Exercise prompt:
Print the listing below in its entirety, character for character.
☆ ☆ ☆ ☆
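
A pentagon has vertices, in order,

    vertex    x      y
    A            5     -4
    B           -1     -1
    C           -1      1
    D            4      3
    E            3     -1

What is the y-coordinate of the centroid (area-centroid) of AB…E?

-13/57

Apply the shoelace (surveyor's) formula. First the cross-terms c_i = x_i·y_{i+1} − x_{i+1}·y_i:
  -9, -2, -7, -13, -7  ⇒  2A = -38, A = -19.
Then Σ (y_i + y_{i+1})·c_i = 26, so ȳ = 26 / (6·(-19)) = -13/57.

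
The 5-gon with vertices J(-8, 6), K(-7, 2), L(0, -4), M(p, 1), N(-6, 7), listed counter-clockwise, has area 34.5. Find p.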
☆ ☆ ☆ ☆
Written response:
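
A pentagon has vertices, in order,

    vertex    x      y
    A            5     -4
    B           -1     -1
    C           -1      1
    D            4      3
    E            3     -1

What is the y-coordinate of the centroid (area-centroid) of AB…E?

-13/57

Apply the shoelace (surveyor's) formula. First the cross-terms c_i = x_i·y_{i+1} − x_{i+1}·y_i:
  -9, -2, -7, -13, -7  ⇒  2A = -38, A = -19.
Then Σ (y_i + y_{i+1})·c_i = 26, so ȳ = 26 / (6·(-19)) = -13/57.

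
The 5-gon with vertices J(-8, 6), K(-7, 2), L(0, -4), M(p, 1), N(-6, 7), listed counter-clockwise, has area 34.5. Find p.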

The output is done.